[Work instruction]: In the records below, find the line holding "template: 3'-AGGCTCTTATTTATGCTG-5'" and the line holding "template: 3'-GGGGCTGGCTTCGTACAG-5'". Set down both, with every line between them, exactly.

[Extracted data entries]
╭──

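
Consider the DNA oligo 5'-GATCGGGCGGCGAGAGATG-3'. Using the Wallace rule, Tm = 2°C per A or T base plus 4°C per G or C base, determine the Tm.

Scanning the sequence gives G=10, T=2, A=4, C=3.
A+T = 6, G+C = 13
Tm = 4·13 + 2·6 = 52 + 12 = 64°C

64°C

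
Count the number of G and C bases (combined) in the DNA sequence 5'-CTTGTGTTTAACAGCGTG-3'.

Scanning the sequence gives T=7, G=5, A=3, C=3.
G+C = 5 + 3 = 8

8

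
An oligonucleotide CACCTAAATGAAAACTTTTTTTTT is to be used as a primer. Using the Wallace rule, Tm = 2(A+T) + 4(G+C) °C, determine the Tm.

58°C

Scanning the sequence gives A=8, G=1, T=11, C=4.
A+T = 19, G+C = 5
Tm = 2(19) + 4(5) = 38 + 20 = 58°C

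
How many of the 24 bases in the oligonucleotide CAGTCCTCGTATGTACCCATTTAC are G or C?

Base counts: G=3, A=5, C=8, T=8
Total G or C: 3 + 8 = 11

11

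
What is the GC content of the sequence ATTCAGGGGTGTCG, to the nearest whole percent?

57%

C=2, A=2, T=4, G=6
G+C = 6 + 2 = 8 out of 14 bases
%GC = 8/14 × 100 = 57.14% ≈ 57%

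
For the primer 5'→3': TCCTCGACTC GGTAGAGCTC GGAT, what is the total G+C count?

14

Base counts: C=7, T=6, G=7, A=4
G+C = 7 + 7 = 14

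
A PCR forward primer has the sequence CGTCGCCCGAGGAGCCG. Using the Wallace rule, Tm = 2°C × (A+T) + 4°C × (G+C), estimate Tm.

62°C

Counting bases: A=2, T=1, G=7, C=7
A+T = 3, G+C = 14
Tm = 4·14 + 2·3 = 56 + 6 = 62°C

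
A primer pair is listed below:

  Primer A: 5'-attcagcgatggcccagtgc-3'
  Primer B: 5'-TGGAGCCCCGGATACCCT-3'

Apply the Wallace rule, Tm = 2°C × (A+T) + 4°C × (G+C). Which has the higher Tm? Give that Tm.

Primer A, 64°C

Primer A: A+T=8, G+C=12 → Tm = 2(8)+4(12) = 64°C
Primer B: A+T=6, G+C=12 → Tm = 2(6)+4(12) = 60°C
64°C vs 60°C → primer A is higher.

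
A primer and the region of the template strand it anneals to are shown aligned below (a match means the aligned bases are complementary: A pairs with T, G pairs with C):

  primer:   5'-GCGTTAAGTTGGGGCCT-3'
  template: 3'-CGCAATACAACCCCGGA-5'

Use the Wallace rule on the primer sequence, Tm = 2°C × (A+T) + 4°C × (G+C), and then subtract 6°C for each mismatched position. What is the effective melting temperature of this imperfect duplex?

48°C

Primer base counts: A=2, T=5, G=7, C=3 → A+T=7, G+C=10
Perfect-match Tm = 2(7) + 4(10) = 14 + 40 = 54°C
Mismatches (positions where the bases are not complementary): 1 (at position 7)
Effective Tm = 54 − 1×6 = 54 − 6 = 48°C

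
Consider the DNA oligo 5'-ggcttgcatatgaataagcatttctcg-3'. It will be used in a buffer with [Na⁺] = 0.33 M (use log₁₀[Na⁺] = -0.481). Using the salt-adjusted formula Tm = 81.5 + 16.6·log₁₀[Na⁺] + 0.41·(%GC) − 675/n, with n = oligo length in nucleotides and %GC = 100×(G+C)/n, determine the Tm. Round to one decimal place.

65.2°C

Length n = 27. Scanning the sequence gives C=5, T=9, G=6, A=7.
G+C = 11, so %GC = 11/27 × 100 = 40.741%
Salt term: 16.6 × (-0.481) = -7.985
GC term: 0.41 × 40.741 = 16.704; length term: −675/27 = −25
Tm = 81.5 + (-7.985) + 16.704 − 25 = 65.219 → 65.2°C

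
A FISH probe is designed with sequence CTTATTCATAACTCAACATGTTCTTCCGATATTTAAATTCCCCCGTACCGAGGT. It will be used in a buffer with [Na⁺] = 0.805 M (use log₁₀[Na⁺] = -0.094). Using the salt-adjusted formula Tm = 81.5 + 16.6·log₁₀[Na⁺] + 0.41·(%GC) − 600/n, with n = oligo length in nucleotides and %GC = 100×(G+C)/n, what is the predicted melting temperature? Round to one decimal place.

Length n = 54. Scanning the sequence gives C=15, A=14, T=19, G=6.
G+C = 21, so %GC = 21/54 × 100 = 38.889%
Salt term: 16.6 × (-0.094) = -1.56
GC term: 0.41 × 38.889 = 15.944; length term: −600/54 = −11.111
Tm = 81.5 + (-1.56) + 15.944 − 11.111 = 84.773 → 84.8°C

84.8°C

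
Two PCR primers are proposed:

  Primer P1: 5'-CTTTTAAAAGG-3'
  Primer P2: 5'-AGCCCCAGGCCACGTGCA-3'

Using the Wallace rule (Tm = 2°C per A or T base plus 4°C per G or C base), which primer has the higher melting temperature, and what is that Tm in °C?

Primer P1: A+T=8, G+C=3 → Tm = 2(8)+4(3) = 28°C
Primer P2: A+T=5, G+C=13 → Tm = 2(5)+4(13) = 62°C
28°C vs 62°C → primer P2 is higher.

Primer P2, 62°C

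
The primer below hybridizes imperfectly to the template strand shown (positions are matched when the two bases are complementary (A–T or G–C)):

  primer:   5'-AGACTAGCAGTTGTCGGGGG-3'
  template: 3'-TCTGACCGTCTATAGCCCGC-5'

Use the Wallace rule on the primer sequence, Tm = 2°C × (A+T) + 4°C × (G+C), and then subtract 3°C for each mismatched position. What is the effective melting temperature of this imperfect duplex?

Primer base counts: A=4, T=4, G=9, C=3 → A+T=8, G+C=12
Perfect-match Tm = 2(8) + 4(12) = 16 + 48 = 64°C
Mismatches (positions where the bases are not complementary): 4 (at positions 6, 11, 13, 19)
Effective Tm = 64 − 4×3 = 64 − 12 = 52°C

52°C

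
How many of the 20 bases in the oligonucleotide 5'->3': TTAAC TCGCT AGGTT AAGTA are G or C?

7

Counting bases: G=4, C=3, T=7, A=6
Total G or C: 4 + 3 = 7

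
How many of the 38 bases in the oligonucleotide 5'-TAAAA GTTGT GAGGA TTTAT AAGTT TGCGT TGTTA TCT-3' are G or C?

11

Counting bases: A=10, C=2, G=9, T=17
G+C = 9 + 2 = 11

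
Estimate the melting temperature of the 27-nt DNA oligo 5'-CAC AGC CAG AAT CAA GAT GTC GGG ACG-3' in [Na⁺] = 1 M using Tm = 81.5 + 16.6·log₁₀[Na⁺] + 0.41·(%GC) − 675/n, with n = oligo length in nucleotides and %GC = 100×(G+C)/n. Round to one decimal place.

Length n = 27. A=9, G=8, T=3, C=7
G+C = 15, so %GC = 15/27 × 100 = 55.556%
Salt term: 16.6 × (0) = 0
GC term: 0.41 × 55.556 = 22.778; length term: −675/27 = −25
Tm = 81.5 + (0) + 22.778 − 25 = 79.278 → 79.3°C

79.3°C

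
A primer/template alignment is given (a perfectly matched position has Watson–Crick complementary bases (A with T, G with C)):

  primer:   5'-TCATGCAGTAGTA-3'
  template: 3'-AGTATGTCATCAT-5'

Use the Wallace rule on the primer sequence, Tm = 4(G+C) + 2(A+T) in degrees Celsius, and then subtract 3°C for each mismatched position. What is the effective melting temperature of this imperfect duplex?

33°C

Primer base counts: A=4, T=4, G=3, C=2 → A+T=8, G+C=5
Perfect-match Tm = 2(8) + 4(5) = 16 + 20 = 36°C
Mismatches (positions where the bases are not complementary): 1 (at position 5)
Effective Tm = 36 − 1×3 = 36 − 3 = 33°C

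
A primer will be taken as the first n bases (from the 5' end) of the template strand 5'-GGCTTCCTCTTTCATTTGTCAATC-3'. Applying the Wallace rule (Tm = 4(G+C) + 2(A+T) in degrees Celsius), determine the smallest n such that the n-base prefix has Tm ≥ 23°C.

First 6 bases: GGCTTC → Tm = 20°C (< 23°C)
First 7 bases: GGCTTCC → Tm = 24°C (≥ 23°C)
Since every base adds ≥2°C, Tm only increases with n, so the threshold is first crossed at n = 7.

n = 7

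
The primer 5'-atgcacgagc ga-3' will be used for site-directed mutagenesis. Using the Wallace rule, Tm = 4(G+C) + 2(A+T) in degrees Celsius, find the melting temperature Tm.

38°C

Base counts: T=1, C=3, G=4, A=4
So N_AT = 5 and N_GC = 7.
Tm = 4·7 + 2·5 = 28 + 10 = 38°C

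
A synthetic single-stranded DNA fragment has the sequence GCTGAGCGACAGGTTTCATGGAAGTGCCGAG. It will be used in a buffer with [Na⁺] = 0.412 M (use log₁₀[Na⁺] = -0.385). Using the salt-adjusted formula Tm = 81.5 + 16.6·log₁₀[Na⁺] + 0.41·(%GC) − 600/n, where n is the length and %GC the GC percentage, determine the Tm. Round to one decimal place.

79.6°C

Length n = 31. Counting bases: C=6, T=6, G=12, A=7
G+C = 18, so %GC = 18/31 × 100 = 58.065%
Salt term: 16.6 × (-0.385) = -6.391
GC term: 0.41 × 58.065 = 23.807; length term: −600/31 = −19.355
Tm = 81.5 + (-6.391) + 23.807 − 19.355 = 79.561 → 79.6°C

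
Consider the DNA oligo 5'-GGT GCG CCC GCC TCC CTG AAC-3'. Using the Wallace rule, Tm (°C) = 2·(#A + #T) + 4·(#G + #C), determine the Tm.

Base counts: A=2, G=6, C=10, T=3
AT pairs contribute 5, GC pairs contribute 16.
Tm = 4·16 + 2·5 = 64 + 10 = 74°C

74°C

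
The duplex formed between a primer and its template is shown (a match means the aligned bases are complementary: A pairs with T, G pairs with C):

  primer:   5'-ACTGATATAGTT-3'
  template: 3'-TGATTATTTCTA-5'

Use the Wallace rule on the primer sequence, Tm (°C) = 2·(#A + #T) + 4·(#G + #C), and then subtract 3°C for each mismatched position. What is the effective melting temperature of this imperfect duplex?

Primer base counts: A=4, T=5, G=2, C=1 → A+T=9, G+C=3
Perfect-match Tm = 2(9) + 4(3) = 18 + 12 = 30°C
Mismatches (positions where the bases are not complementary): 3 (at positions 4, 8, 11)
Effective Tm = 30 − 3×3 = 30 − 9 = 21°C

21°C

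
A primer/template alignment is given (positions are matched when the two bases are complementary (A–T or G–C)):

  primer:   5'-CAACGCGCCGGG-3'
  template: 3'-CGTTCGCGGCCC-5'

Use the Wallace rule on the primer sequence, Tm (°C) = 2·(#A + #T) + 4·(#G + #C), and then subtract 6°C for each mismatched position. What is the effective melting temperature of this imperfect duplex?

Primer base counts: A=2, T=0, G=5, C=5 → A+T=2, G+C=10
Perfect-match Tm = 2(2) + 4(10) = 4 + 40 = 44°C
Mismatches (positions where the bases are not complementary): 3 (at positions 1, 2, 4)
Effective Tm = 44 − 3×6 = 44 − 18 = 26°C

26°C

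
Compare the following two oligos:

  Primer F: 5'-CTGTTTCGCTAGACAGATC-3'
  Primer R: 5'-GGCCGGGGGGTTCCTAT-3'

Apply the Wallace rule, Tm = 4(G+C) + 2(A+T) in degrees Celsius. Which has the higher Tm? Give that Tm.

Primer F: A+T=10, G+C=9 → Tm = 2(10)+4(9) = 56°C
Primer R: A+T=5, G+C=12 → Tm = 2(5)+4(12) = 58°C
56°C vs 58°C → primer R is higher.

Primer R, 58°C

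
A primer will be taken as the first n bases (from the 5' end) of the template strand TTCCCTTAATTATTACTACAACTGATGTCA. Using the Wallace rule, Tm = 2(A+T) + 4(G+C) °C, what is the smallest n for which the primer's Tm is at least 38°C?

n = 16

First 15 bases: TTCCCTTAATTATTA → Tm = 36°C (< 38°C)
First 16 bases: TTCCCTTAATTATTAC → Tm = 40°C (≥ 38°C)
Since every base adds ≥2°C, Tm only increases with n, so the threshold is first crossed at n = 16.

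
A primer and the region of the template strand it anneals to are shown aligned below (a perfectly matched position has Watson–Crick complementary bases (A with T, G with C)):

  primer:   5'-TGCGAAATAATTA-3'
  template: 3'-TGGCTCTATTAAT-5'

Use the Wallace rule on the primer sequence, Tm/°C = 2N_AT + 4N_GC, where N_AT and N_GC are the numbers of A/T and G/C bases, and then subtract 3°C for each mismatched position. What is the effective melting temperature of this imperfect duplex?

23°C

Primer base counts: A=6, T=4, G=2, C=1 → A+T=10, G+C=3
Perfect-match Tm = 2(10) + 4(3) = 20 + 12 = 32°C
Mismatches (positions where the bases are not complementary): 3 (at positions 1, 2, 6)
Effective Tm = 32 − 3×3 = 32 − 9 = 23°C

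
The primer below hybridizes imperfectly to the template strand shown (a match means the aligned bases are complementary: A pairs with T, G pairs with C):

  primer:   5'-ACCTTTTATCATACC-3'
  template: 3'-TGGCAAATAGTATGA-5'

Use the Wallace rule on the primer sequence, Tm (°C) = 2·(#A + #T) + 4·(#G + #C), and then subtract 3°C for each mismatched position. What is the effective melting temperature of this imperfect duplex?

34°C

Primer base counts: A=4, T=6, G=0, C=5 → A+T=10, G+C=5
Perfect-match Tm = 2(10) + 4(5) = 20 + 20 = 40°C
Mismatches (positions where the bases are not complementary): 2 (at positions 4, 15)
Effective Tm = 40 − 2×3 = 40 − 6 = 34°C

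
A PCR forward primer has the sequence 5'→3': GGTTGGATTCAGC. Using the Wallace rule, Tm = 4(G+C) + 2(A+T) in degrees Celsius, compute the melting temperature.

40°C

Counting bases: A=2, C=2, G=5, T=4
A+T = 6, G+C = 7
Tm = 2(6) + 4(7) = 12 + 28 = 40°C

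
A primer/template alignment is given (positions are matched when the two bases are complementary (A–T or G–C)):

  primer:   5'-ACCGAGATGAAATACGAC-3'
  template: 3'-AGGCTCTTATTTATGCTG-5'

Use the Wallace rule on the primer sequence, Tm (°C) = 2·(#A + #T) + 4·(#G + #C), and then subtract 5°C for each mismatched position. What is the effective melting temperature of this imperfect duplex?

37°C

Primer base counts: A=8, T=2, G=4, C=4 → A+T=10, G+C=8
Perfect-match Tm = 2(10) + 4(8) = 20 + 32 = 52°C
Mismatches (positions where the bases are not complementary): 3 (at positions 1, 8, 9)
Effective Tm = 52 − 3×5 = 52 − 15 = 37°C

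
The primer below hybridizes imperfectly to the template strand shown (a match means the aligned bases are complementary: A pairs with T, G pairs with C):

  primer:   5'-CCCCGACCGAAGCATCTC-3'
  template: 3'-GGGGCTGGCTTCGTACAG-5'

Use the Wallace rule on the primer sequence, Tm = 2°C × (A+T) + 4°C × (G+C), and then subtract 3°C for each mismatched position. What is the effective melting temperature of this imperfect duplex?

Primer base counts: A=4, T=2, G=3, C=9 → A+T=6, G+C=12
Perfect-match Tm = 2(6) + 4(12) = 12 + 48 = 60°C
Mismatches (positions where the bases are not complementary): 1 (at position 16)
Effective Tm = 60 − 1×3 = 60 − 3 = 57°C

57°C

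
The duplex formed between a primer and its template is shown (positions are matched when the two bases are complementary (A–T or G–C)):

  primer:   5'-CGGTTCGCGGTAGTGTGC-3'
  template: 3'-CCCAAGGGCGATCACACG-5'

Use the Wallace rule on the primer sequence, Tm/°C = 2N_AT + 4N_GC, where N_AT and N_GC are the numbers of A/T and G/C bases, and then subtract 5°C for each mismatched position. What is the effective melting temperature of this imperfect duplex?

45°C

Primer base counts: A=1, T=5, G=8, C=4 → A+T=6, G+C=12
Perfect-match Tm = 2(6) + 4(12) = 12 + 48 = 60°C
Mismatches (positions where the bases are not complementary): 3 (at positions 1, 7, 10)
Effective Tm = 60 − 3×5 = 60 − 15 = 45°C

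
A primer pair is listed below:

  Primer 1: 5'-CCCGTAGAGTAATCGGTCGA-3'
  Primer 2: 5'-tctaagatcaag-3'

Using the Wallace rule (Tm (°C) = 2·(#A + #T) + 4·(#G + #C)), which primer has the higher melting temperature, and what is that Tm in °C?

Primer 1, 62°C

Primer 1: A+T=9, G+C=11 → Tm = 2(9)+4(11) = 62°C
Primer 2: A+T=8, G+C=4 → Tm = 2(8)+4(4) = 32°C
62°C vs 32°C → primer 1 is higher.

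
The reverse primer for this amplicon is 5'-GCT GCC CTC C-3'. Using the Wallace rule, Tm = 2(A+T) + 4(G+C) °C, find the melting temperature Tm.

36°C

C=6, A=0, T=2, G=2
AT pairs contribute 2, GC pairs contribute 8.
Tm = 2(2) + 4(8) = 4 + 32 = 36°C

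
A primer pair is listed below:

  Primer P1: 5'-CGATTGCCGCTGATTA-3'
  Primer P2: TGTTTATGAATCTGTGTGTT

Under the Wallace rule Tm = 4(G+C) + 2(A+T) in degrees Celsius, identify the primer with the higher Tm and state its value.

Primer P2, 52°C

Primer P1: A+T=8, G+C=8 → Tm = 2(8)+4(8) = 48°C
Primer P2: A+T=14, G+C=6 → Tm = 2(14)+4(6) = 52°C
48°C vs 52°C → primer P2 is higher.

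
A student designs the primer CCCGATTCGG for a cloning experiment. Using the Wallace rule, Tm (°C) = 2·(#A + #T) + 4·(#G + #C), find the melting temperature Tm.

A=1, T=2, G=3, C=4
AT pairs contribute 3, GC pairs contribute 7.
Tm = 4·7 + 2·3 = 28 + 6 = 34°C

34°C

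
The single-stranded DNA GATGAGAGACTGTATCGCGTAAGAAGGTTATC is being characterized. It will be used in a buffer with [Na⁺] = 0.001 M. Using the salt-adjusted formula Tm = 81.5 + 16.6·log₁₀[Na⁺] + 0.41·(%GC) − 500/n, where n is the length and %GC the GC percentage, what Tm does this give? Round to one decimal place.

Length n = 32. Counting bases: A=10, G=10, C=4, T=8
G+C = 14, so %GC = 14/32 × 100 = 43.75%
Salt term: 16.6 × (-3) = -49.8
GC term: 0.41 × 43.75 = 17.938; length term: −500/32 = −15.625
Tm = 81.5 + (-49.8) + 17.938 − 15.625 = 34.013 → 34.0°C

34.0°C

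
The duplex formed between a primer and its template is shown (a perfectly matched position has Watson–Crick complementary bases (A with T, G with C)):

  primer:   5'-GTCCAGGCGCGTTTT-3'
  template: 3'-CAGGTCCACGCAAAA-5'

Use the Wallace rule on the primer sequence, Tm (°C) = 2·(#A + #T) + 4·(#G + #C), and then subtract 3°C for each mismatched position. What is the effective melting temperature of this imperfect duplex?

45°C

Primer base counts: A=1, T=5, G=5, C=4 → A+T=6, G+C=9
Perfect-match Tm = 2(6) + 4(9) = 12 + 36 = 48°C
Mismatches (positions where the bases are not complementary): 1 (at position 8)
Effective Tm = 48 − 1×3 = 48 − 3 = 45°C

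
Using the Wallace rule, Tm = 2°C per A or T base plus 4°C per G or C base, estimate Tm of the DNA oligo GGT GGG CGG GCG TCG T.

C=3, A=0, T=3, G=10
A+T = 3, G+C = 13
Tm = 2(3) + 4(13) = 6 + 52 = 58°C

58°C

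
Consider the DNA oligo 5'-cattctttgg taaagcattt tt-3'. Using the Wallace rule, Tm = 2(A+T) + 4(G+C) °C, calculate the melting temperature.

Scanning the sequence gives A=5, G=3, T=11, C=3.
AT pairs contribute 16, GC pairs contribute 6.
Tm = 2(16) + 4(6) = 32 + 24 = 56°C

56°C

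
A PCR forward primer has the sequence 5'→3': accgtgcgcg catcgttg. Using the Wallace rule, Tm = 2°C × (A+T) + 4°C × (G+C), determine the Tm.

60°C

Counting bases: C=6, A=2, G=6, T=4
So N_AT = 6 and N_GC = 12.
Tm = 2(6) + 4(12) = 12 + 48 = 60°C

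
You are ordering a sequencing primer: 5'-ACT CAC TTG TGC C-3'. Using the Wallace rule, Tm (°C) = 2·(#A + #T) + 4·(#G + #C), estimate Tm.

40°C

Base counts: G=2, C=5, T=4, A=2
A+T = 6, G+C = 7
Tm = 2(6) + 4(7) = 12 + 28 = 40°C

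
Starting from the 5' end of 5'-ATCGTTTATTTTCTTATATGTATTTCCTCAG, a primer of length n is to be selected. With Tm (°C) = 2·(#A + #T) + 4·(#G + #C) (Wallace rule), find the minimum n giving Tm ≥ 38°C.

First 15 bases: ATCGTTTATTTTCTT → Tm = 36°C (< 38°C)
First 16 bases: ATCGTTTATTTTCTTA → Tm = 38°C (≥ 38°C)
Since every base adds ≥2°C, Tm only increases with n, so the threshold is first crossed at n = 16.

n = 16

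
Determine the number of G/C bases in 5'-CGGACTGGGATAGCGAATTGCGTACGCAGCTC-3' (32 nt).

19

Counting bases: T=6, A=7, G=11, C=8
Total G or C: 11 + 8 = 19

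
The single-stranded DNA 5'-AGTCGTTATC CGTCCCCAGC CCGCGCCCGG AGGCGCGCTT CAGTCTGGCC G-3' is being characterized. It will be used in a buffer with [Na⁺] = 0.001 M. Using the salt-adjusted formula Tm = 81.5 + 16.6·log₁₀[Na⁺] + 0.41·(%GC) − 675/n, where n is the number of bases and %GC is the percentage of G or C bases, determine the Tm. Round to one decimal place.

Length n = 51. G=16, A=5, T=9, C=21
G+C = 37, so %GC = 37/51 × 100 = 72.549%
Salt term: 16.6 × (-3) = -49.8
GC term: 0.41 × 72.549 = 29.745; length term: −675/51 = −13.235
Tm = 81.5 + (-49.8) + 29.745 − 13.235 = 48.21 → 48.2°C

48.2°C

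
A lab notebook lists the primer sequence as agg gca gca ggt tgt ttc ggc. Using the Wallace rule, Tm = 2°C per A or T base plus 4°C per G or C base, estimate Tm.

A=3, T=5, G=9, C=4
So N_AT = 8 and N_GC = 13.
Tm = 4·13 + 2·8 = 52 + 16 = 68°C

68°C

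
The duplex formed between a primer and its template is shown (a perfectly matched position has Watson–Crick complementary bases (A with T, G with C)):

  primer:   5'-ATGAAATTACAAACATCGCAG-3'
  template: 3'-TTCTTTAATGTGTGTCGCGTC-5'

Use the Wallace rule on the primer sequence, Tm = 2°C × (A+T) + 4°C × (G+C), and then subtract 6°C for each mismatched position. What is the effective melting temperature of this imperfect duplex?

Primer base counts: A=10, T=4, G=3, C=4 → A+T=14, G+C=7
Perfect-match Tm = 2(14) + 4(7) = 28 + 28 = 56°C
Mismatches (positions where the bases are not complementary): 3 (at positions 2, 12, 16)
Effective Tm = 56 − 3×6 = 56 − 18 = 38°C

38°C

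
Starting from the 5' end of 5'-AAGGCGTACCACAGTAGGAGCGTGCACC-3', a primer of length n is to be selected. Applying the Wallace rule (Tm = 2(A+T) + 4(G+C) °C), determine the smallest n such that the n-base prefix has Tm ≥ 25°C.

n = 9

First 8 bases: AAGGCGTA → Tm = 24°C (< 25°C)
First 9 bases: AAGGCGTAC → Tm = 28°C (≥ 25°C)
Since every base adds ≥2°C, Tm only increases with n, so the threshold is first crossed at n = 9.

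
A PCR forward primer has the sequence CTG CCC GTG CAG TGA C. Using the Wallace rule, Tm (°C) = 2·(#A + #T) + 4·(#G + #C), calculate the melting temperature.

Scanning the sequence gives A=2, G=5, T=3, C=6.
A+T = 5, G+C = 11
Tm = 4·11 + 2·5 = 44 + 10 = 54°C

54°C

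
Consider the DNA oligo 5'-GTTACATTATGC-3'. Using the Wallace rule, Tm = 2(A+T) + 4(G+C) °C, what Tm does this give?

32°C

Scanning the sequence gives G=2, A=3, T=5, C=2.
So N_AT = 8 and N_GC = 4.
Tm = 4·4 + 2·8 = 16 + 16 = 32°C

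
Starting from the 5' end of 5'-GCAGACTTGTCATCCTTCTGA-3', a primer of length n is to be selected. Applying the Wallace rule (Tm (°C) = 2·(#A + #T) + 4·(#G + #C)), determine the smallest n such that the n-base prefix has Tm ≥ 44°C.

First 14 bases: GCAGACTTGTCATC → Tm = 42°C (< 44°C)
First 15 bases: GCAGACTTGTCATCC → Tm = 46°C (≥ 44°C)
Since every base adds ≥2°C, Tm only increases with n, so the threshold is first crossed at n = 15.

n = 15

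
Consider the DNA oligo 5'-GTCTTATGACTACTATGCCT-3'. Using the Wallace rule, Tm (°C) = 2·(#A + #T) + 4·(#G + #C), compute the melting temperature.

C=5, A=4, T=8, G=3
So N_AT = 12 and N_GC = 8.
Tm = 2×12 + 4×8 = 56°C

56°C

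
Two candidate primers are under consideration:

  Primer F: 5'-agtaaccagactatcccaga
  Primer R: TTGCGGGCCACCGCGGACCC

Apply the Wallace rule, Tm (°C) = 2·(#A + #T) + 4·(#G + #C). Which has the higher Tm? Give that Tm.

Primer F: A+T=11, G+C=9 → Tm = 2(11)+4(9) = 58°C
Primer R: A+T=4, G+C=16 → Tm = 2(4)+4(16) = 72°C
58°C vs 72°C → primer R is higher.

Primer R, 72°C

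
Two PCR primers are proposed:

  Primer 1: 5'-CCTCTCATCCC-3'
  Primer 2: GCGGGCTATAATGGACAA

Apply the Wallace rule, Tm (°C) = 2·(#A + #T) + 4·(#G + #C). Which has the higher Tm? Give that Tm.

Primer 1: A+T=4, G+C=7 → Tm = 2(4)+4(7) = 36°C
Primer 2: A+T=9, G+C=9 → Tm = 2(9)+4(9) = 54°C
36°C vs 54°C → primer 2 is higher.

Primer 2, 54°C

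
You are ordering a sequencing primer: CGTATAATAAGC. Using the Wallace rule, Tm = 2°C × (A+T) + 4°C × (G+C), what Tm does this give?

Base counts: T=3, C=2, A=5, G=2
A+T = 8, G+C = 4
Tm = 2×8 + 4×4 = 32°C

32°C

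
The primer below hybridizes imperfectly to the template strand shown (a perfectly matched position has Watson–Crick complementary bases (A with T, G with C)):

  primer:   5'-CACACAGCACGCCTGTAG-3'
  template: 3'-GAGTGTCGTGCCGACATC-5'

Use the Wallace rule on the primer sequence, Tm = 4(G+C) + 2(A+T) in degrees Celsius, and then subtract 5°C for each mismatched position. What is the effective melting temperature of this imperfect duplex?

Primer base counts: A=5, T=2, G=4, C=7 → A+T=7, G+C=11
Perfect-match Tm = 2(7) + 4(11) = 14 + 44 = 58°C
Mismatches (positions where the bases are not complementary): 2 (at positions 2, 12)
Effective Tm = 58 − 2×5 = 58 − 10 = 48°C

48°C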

╰──

[Result of this task]:
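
  template: 3'-AGGCTCTTATTTATGCTG-5'

Use the Wallace rule on the primer sequence, Tm (°C) = 2·(#A + #T) + 4·(#G + #C), and then subtract 5°C for each mismatched position. What is the effective melting temperature of this imperfect duplex?

37°C

Primer base counts: A=8, T=2, G=4, C=4 → A+T=10, G+C=8
Perfect-match Tm = 2(10) + 4(8) = 20 + 32 = 52°C
Mismatches (positions where the bases are not complementary): 3 (at positions 1, 8, 9)
Effective Tm = 52 − 3×5 = 52 − 15 = 37°C

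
The primer below hybridizes imperfectly to the template strand shown (a match means the aligned bases are complementary: A pairs with T, G pairs with C):

  primer:   5'-CCCCGACCGAAGCATCTC-3'
  template: 3'-GGGGCTGGCTTCGTACAG-5'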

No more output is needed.